> _WHAT TO WORK ON_
Each entry must be reproduced precisely as it stands.

> _RECORDS PROVIDED_

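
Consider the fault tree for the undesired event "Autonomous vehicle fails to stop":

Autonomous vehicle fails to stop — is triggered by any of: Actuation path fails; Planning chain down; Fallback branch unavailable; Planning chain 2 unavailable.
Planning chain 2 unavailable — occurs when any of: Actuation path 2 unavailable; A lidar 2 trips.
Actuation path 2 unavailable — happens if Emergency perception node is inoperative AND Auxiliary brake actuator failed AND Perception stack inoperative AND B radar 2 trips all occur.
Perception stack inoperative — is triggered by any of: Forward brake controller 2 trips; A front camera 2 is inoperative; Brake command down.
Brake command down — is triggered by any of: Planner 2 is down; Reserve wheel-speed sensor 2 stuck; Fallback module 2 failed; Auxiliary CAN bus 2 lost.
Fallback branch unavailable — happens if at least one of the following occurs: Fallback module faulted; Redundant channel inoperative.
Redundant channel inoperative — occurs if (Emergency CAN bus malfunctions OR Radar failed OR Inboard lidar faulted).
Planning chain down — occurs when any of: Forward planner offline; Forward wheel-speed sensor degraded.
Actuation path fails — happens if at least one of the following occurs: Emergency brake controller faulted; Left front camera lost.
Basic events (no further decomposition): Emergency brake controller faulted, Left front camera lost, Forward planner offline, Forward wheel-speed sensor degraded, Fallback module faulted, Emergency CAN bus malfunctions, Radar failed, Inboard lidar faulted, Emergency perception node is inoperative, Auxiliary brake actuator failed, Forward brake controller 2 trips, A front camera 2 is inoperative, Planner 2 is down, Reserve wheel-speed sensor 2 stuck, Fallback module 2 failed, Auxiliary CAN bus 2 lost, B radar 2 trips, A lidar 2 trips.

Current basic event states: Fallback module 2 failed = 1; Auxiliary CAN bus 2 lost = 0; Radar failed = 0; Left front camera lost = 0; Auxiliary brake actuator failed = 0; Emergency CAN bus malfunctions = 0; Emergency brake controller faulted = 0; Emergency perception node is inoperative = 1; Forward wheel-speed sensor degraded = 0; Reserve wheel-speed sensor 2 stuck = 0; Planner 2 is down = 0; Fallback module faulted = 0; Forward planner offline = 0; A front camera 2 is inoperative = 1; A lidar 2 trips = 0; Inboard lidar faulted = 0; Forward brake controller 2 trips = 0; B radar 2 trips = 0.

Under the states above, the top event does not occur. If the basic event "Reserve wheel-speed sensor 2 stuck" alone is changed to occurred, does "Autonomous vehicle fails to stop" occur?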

> _SOLVED PROBLEM_
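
Consider the fault tree for the undesired event "Autonomous vehicle fails to stop":

Autonomous vehicle fails to stop — is triggered by any of: Actuation path fails; Planning chain down; Fallback branch unavailable; Planning chain 2 unavailable.
Planning chain 2 unavailable — occurs when any of: Actuation path 2 unavailable; A lidar 2 trips.
Actuation path 2 unavailable — happens if Emergency perception node is inoperative AND Auxiliary brake actuator failed AND Perception stack inoperative AND B radar 2 trips all occur.
Perception stack inoperative — is triggered by any of: Forward brake controller 2 trips; A front camera 2 is inoperative; Brake command down.
Brake command down — is triggered by any of: Planner 2 is down; Reserve wheel-speed sensor 2 stuck; Fallback module 2 failed; Auxiliary CAN bus 2 lost.
Fallback branch unavailable — happens if at least one of the following occurs: Fallback module faulted; Redundant channel inoperative.
Redundant channel inoperative — occurs if (Emergency CAN bus malfunctions OR Radar failed OR Inboard lidar faulted).
Planning chain down — occurs when any of: Forward planner offline; Forward wheel-speed sensor degraded.
Actuation path fails — happens if at least one of the following occurs: Emergency brake controller faulted; Left front camera lost.
Basic events (no further decomposition): Emergency brake controller faulted, Left front camera lost, Forward planner offline, Forward wheel-speed sensor degraded, Fallback module faulted, Emergency CAN bus malfunctions, Radar failed, Inboard lidar faulted, Emergency perception node is inoperative, Auxiliary brake actuator failed, Forward brake controller 2 trips, A front camera 2 is inoperative, Planner 2 is down, Reserve wheel-speed sensor 2 stuck, Fallback module 2 failed, Auxiliary CAN bus 2 lost, B radar 2 trips, A lidar 2 trips.

Current basic event states: Fallback module 2 failed = 1; Auxiliary CAN bus 2 lost = 0; Radar failed = 0; Left front camera lost = 0; Auxiliary brake actuator failed = 0; Emergency CAN bus malfunctions = 0; Emergency brake controller faulted = 0; Emergency perception node is inoperative = 1; Forward wheel-speed sensor degraded = 0; Reserve wheel-speed sensor 2 stuck = 0; Planner 2 is down = 0; Fallback module faulted = 0; Forward planner offline = 0; A front camera 2 is inoperative = 1; A lidar 2 trips = 0; Inboard lidar faulted = 0; Forward brake controller 2 trips = 0; B radar 2 trips = 0.

Under the states above, the top event does not occur. If the basic event "Reserve wheel-speed sensor 2 stuck" alone is changed to occurred, does "Autonomous vehicle fails to stop" occur?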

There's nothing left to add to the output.